• **TASK STATEMENT**
Write out every record in full, keeping each character exactly as it is.

• **INPUT MATERIAL**
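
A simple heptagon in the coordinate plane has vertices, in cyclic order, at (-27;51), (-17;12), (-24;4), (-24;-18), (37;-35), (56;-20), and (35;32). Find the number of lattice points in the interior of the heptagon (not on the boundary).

By the shoelace formula, twice the signed area is |[(-27)·12 − (-17)·51] + [(-17)·4 − (-24)·12] + [(-24)·(-18) − (-24)·4] + [(-24)·(-35) − 37·(-18)] + [37·(-20) − 56·(-35)] + [56·32 − 35·(-20)] + [35·51 − (-27)·32]| = 9158, so the area is 4579.
Summing gcd(|Δx|,|Δy|) over the edges gives the boundary count: gcd(10,39) + gcd(7,8) + gcd(0,22) + gcd(61,17) + gcd(19,15) + gcd(21,52) + gcd(62,19) = 1+1+22+1+1+1+1 = 28.
Pick's theorem gives I = A − B/2 + 1 = 4579 − 28/2 + 1 = 4566.

4566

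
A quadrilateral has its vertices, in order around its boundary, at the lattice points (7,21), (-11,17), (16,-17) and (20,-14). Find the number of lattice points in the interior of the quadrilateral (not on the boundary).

The shoelace formula gives twice the area as |(7·17 − (-11)·21) + ((-11)·(-17) − 16·17) + (16·(-14) − 20·(-17)) + (20·21 − 7·(-14))| = 899, so the area is 899/2.
Summing gcd(|Δx|,|Δy|) over the edges gives the boundary count: gcd(18,4) + gcd(27,34) + gcd(4,3) + gcd(13,35) = 2+1+1+1 = 5.
By Pick's theorem A = I + B/2 − 1, so I = 899/2 − 5/2 + 1 = 448.

448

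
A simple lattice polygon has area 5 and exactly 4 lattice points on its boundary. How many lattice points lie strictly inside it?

4

From Pick's theorem, I = A − B/2 + 1 = 5 − 4/2 + 1 = 4.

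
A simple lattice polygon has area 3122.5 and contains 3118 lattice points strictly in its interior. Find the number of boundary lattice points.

Pick's theorem gives A = I + B/2 − 1, so B = 2(A − I + 1) = 2(3122.5 − 3118 + 1) = 11.

11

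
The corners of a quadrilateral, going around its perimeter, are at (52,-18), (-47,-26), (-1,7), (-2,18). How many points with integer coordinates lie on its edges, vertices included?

The number of boundary lattice points is Σ gcd(|Δx|,|Δy|) = gcd(99,8) + gcd(46,33) + gcd(1,11) + gcd(54,36) = 1+1+1+18 = 21.

21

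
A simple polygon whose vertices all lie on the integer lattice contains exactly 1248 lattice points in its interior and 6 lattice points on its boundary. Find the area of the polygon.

Pick's theorem states A = I + B/2 − 1, so A = 1248 + 6/2 − 1 = 1250.

1250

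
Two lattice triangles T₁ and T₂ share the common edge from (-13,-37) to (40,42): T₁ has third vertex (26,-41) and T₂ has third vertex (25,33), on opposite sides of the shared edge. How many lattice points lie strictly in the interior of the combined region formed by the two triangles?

1998

The union is the simple quadrilateral with vertices (-13,-37), (26,-41), (40,42), (25,33) in order.
By the shoelace formula, twice the signed area is |((-13)·(-41) − 26·(-37)) + (26·42 − 40·(-41)) + (40·33 − 25·42) + (25·(-37) − (-13)·33)| = 4001, so the area is 2000.5.
Summing gcd(|Δx|,|Δy|) over the edges gives the boundary count: gcd(39,4) + gcd(14,83) + gcd(15,9) + gcd(38,70) = 1+1+3+2 = 7.
By Pick's theorem I = A − B/2 + 1 = 2000.5 − 7/2 + 1 = 1998.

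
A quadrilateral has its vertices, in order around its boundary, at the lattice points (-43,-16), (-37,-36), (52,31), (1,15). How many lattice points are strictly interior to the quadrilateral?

The shoelace formula gives twice the area as |((-43)·(-36) − (-37)·(-16)) + ((-37)·31 − 52·(-36)) + (52·15 − 1·31) + (1·(-16) − (-43)·15)| = 3059, so the area is 3059/2.
The number of boundary lattice points is Σ gcd(|Δx|,|Δy|) = gcd(6,20) + gcd(89,67) + gcd(51,16) + gcd(44,31) = 2+1+1+1 = 5.
Pick's theorem gives I = A − B/2 + 1 = 3059/2 − 5/2 + 1 = 1528.

1528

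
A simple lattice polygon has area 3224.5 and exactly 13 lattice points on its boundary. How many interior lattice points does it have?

3219

From Pick's theorem, I = A − B/2 + 1 = 3224.5 − 13/2 + 1 = 3219.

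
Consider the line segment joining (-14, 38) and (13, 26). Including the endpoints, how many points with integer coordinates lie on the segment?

The number of lattice points on a segment between lattice points is gcd(|Δx|,|Δy|) + 1 = gcd(27,12) + 1 = 3 + 1 = 4.

4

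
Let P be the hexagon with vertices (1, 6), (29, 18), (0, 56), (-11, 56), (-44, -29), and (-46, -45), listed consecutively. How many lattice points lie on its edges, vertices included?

20

The number of boundary lattice points is Σ gcd(|Δx|,|Δy|) = gcd(28,12) + gcd(29,38) + gcd(11,0) + gcd(33,85) + gcd(2,16) + gcd(47,51) = 4+1+11+1+2+1 = 20.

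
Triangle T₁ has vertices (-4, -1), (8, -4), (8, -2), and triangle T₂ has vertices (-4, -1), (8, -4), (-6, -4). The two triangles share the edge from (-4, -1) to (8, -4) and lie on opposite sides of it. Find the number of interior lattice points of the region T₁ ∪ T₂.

25

The union is the simple quadrilateral with vertices (-4, -1), (8, -2), (8, -4), (-6, -4) in order.
By the shoelace formula, twice the signed area is |((-4)·(-2) − 8·(-1)) + (8·(-4) − 8·(-2)) + (8·(-4) − (-6)·(-4)) + ((-6)·(-1) − (-4)·(-4))| = 66, so the area is 33.
Along each edge there are gcd(|Δx|,|Δy|)+1 lattice points, so counting each shared vertex once the boundary has gcd(12,1) + gcd(0,2) + gcd(14,0) + gcd(2,3) = 1+2+14+1 = 18.
By Pick's theorem I = A − B/2 + 1 = 33 − 18/2 + 1 = 25.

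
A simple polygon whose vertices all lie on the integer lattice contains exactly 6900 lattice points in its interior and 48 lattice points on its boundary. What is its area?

6923

By Pick's theorem, A = I + B/2 − 1 = 6900 + 48/2 − 1 = 6923.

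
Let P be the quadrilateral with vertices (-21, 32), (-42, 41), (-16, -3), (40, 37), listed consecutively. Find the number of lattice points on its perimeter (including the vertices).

14

The number of boundary lattice points is Σ gcd(|Δx|,|Δy|) = gcd(21,9) + gcd(26,44) + gcd(56,40) + gcd(61,5) = 3+2+8+1 = 14.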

• **RESPONSE FOR THIS EXERCISE**
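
A simple heptagon in the coordinate plane has vertices, in cyclic order, at (-27;51), (-17;12), (-24;4), (-24;-18), (37;-35), (56;-20), and (35;32). Find the number of lattice points in the interior of the heptagon (not on the boundary).

By the shoelace formula, twice the signed area is |[(-27)·12 − (-17)·51] + [(-17)·4 − (-24)·12] + [(-24)·(-18) − (-24)·4] + [(-24)·(-35) − 37·(-18)] + [37·(-20) − 56·(-35)] + [56·32 − 35·(-20)] + [35·51 − (-27)·32]| = 9158, so the area is 4579.
Summing gcd(|Δx|,|Δy|) over the edges gives the boundary count: gcd(10,39) + gcd(7,8) + gcd(0,22) + gcd(61,17) + gcd(19,15) + gcd(21,52) + gcd(62,19) = 1+1+22+1+1+1+1 = 28.
Pick's theorem gives I = A − B/2 + 1 = 4579 − 28/2 + 1 = 4566.

4566

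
A quadrilateral has its vertices, in order around its boundary, at the lattice points (7,21), (-11,17), (16,-17) and (20,-14). Find the number of lattice points in the interior of the quadrilateral (not on the boundary).

The shoelace formula gives twice the area as |(7·17 − (-11)·21) + ((-11)·(-17) − 16·17) + (16·(-14) − 20·(-17)) + (20·21 − 7·(-14))| = 899, so the area is 899/2.
Summing gcd(|Δx|,|Δy|) over the edges gives the boundary count: gcd(18,4) + gcd(27,34) + gcd(4,3) + gcd(13,35) = 2+1+1+1 = 5.
By Pick's theorem A = I + B/2 − 1, so I = 899/2 − 5/2 + 1 = 448.

448

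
A simple lattice polygon has area 5 and exactly 4 lattice points on its boundary. How many lattice points lie strictly inside it?

4

From Pick's theorem, I = A − B/2 + 1 = 5 − 4/2 + 1 = 4.

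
A simple lattice polygon has area 3122.5 and contains 3118 lattice points strictly in its interior. Find the number of boundary lattice points.

Pick's theorem gives A = I + B/2 − 1, so B = 2(A − I + 1) = 2(3122.5 − 3118 + 1) = 11.

11

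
The corners of a quadrilateral, going around its perimeter, are at (52,-18), (-47,-26), (-1,7), (-2,18). How many points with integer coordinates lie on its edges, vertices included?

The number of boundary lattice points is Σ gcd(|Δx|,|Δy|) = gcd(99,8) + gcd(46,33) + gcd(1,11) + gcd(54,36) = 1+1+1+18 = 21.

21

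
A simple polygon whose vertices all lie on the integer lattice contains exactly 1248 lattice points in its interior and 6 lattice points on its boundary. Find the area of the polygon.

Pick's theorem states A = I + B/2 − 1, so A = 1248 + 6/2 − 1 = 1250.

1250

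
Two lattice triangles T₁ and T₂ share the common edge from (-13,-37) to (40,42): T₁ has third vertex (26,-41) and T₂ has third vertex (25,33), on opposite sides of the shared edge. How many lattice points lie strictly in the interior of the combined region formed by the two triangles?

1998

The union is the simple quadrilateral with vertices (-13,-37), (26,-41), (40,42), (25,33) in order.
By the shoelace formula, twice the signed area is |((-13)·(-41) − 26·(-37)) + (26·42 − 40·(-41)) + (40·33 − 25·42) + (25·(-37) − (-13)·33)| = 4001, so the area is 2000.5.
Summing gcd(|Δx|,|Δy|) over the edges gives the boundary count: gcd(39,4) + gcd(14,83) + gcd(15,9) + gcd(38,70) = 1+1+3+2 = 7.
By Pick's theorem I = A − B/2 + 1 = 2000.5 − 7/2 + 1 = 1998.

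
A quadrilateral has its vertices, in order around its boundary, at the lattice points (-43,-16), (-37,-36), (52,31), (1,15). How many lattice points are strictly interior to the quadrilateral?

The shoelace formula gives twice the area as |((-43)·(-36) − (-37)·(-16)) + ((-37)·31 − 52·(-36)) + (52·15 − 1·31) + (1·(-16) − (-43)·15)| = 3059, so the area is 3059/2.
The number of boundary lattice points is Σ gcd(|Δx|,|Δy|) = gcd(6,20) + gcd(89,67) + gcd(51,16) + gcd(44,31) = 2+1+1+1 = 5.
Pick's theorem gives I = A − B/2 + 1 = 3059/2 − 5/2 + 1 = 1528.

1528

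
A simple lattice polygon has area 3224.5 and exactly 13 lattice points on its boundary. How many interior lattice points does it have?

3219

From Pick's theorem, I = A − B/2 + 1 = 3224.5 − 13/2 + 1 = 3219.

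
Consider the line segment joining (-14, 38) and (13, 26). Including the endpoints, how many points with integer coordinates lie on the segment?

The number of lattice points on a segment between lattice points is gcd(|Δx|,|Δy|) + 1 = gcd(27,12) + 1 = 3 + 1 = 4.

4

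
Let P be the hexagon with vertices (1, 6), (29, 18), (0, 56), (-11, 56), (-44, -29), and (-46, -45), listed consecutively. How many lattice points lie on its edges, vertices included?

20

The number of boundary lattice points is Σ gcd(|Δx|,|Δy|) = gcd(28,12) + gcd(29,38) + gcd(11,0) + gcd(33,85) + gcd(2,16) + gcd(47,51) = 4+1+11+1+2+1 = 20.

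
Triangle T₁ has vertices (-4, -1), (8, -4), (8, -2), and triangle T₂ has vertices (-4, -1), (8, -4), (-6, -4). The two triangles share the edge from (-4, -1) to (8, -4) and lie on opposite sides of it. Find the number of interior lattice points of the region T₁ ∪ T₂.

25

The union is the simple quadrilateral with vertices (-4, -1), (8, -2), (8, -4), (-6, -4) in order.
By the shoelace formula, twice the signed area is |((-4)·(-2) − 8·(-1)) + (8·(-4) − 8·(-2)) + (8·(-4) − (-6)·(-4)) + ((-6)·(-1) − (-4)·(-4))| = 66, so the area is 33.
Along each edge there are gcd(|Δx|,|Δy|)+1 lattice points, so counting each shared vertex once the boundary has gcd(12,1) + gcd(0,2) + gcd(14,0) + gcd(2,3) = 1+2+14+1 = 18.
By Pick's theorem I = A − B/2 + 1 = 33 − 18/2 + 1 = 25.

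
A simple polygon whose vertices all lie on the integer lattice contains exactly 6900 lattice points in its interior and 48 lattice points on its boundary. What is its area?

6923

By Pick's theorem, A = I + B/2 − 1 = 6900 + 48/2 − 1 = 6923.

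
Let P be the quadrilateral with vertices (-21, 32), (-42, 41), (-16, -3), (40, 37), listed consecutively. Find the number of lattice points on its perimeter (including the vertices).

14

The number of boundary lattice points is Σ gcd(|Δx|,|Δy|) = gcd(21,9) + gcd(26,44) + gcd(56,40) + gcd(61,5) = 3+2+8+1 = 14.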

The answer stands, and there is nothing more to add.